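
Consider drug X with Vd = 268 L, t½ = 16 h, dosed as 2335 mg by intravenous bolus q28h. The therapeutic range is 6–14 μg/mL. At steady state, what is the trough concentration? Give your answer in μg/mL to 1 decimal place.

τ/t½ = 28/16 ≈ 1.75, so fraction remaining f = (1/2)^(28/16) ≈ 0.2973.
Accumulation ratio R = 1/(1 − f) ≈ 1/0.7027 ≈ 1.4231.
Each bolus raises the concentration by D/Vd = 2335/268 ≈ 8.713 μg/mL.
Steady-state peak Cmax,ss = C₀·R ≈ 8.713 × 1.4231 ≈ 12.399 μg/mL.
One interval later, Cmin,ss = Cmax,ss·e^(−kτ) ≈ 12.399 × 0.2973 ≈ 3.686 μg/mL.
Trough 3.7 μg/mL vs MEC 6 μg/mL: subtherapeutic.

3.7 μg/mL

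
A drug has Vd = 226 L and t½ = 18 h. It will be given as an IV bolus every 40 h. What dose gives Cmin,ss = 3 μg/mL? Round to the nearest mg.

τ/t½ = 40/18 ≈ 2.2222, so f = (1/2)^(40/18) ≈ 0.214311.
Cmin,ss = (D/Vd)·f/(1−f), so D = Cmin,ss·Vd·(1−f)/f.
D = 3 × 226 × (1−f)/f ≈ 3 × 226 × 3.66612 ≈ 2485.63 mg.

2486 mg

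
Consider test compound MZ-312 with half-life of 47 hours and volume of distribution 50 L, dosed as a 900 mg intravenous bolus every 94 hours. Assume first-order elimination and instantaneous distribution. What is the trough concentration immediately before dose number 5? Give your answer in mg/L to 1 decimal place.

6.0 mg/L

f = (1/2)^(τ/t½) = (1/2)^(94/47) ≈ 0.2500.
C₀ = D/Vd = 900/50 ≈ 18.000 mg/L.
Before the 5th dose, 4 doses have been given. Superposition: Cmin = C₀·(f + f² + … + f^4).
≈ 18.000 × (0.2500 + 0.0625 + 0.0156 + 0.0039) ≈ 18.000 × 0.3320 ≈ 5.976 mg/L.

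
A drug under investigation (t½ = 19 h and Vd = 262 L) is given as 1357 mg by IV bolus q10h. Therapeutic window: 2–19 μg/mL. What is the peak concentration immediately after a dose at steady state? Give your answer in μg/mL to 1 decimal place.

16.9 μg/mL

τ/t½ = 10/19 ≈ 0.52632, so fraction remaining f = (1/2)^(10/19) ≈ 0.6943.
At steady state, accumulation factor R = 1/(1 − e^(−kτ)) ≈ 3.2712.
Each bolus raises the concentration by D/Vd = 1357/262 ≈ 5.179 μg/mL.
Cmax,ss = C₀/(1 − f) ≈ 5.179/0.3057 ≈ 16.941 μg/mL.
Peak 16.9 μg/mL vs MTC 19 μg/mL: below toxic threshold.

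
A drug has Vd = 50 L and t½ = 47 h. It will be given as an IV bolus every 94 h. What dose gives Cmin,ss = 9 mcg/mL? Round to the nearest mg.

τ/t½ = 94/47 ≈ 2, so f = (1/2)^(94/47) ≈ 0.250000.
Cmin,ss = (D/Vd)·f/(1−f), so D = Cmin,ss·Vd·(1−f)/f.
D = 9 × 50 × (1−f)/f ≈ 9 × 50 × 3.00000 ≈ 1350.00 mg.

1350 mg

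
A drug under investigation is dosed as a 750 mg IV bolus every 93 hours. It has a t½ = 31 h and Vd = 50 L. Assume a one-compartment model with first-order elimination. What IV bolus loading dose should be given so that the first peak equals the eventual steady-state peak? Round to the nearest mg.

f = (1/2)^(93/31) ≈ 0.125000; accumulation ratio R = 1/(1−f) ≈ 1.14286.
Loading dose to hit Cmax,ss on first dose: D_load = D_maint·R ≈ 750 × 1.14286 ≈ 857.14 mg.

857 mg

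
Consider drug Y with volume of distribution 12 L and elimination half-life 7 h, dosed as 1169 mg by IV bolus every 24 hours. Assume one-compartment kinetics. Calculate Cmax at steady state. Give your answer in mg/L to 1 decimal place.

τ/t½ = 24/7 ≈ 3.4286, so fraction remaining f = (1/2)^(24/7) ≈ 0.0929.
Accumulation ratio R = 1/(1 − f) ≈ 1/0.9071 ≈ 1.1024.
Single-dose peak C₀ = D/Vd = 1169/12 ≈ 97.417 mg/L.
Cmax,ss = C₀/(1 − f) ≈ 97.417/0.9071 ≈ 107.394 mg/L.

107.4 mg/L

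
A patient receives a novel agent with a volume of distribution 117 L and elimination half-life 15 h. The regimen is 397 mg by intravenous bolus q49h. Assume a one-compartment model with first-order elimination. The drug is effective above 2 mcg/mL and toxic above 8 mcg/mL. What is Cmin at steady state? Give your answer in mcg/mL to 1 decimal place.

k = ln2/t½ = ln2/15 ≈ 0.046210 h⁻¹; fraction remaining f = e^(−kτ) = e^(−0.046210×49) ≈ 0.1039.
Single-dose peak C₀ = D/Vd = 397/117 ≈ 3.393 mcg/mL.
Steady-state trough Cmin,ss = C₀·f/(1−f) ≈ 3.393 × 0.1039/0.8961 ≈ 0.393 mcg/mL.
Trough 0.4 mcg/mL vs MEC 2 mcg/mL: subtherapeutic.

0.4 mcg/mL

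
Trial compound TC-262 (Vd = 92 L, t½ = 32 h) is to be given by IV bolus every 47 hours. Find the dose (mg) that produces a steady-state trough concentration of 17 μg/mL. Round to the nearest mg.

τ/t½ = 47/32 ≈ 1.4688, so f = (1/2)^(47/32) ≈ 0.361295.
Cmin,ss = (D/Vd)·f/(1−f), so D = Cmin,ss·Vd·(1−f)/f.
D = 17 × 92 × (1−f)/f ≈ 17 × 92 × 1.76782 ≈ 2764.87 mg.

2765 mg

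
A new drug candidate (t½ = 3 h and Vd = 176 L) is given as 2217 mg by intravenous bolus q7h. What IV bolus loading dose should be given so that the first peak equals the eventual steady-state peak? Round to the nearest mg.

f = (1/2)^(7/3) ≈ 0.198425; accumulation ratio R = 1/(1−f) ≈ 1.24754.
Loading dose to hit Cmax,ss on first dose: D_load = D_maint·R ≈ 2217 × 1.24754 ≈ 2765.80 mg.

2766 mg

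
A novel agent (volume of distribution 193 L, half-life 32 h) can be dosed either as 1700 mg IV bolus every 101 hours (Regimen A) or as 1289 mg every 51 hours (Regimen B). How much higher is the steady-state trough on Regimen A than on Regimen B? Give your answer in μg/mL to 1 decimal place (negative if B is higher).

Regimen A: f = (1/2)^(101/32) ≈ 0.1122; Cmin,ss = (1700/193)·f/(1−f) ≈ 1.113 μg/mL.
Regimen B: f = (1/2)^(51/32) ≈ 0.3313; Cmin,ss = (1289/193)·f/(1−f) ≈ 3.309 μg/mL.
Difference ≈ 1.113 − 3.309 ≈ -2.196 μg/mL.

-2.2 μg/mL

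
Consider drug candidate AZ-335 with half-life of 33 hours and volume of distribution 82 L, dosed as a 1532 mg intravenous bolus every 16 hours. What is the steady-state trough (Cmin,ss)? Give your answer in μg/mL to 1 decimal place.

τ/t½ = 16/33 ≈ 0.48485, so fraction remaining f = (1/2)^(16/33) ≈ 0.7146.
At steady state, accumulation factor R = 1/(1 − e^(−kτ)) ≈ 3.5039.
Each bolus raises the concentration by D/Vd = 1532/82 ≈ 18.683 μg/mL.
Cmax,ss = C₀/(1 − f) ≈ 18.683/0.2854 ≈ 65.463 μg/mL.
Steady-state trough Cmin,ss = Cmax,ss·f ≈ 65.463 × 0.7146 ≈ 46.780 μg/mL.

46.8 μg/mL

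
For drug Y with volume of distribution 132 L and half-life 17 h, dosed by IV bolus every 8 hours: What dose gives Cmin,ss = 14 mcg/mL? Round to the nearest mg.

τ/t½ = 8/17 ≈ 0.47059, so f = (1/2)^(8/17) ≈ 0.721670.
Cmin,ss = (D/Vd)·f/(1−f), so D = Cmin,ss·Vd·(1−f)/f.
D = 14 × 132 × (1−f)/f ≈ 14 × 132 × 0.38567 ≈ 712.72 mg.

713 mg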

■ ■ ■ ■

### The problem
The line with "Consider drug candidate" through the last line of the data: write these out exactly, and no others.

### Task result
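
Consider drug candidate AZ-335 with half-life of 33 hours and volume of distribution 82 L, dosed as a 1532 mg intravenous bolus every 16 hours. What is the steady-state trough (Cmin,ss)? Give your answer in μg/mL to 1 decimal place.

τ/t½ = 16/33 ≈ 0.48485, so fraction remaining f = (1/2)^(16/33) ≈ 0.7146.
At steady state, accumulation factor R = 1/(1 − e^(−kτ)) ≈ 3.5039.
Each bolus raises the concentration by D/Vd = 1532/82 ≈ 18.683 μg/mL.
Cmax,ss = C₀/(1 − f) ≈ 18.683/0.2854 ≈ 65.463 μg/mL.
Steady-state trough Cmin,ss = Cmax,ss·f ≈ 65.463 × 0.7146 ≈ 46.780 μg/mL.

46.8 μg/mL

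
For drug Y with volume of distribution 132 L and half-life 17 h, dosed by IV bolus every 8 hours: What dose gives Cmin,ss = 14 mcg/mL? Round to the nearest mg.

τ/t½ = 8/17 ≈ 0.47059, so f = (1/2)^(8/17) ≈ 0.721670.
Cmin,ss = (D/Vd)·f/(1−f), so D = Cmin,ss·Vd·(1−f)/f.
D = 14 × 132 × (1−f)/f ≈ 14 × 132 × 0.38567 ≈ 712.72 mg.

713 mg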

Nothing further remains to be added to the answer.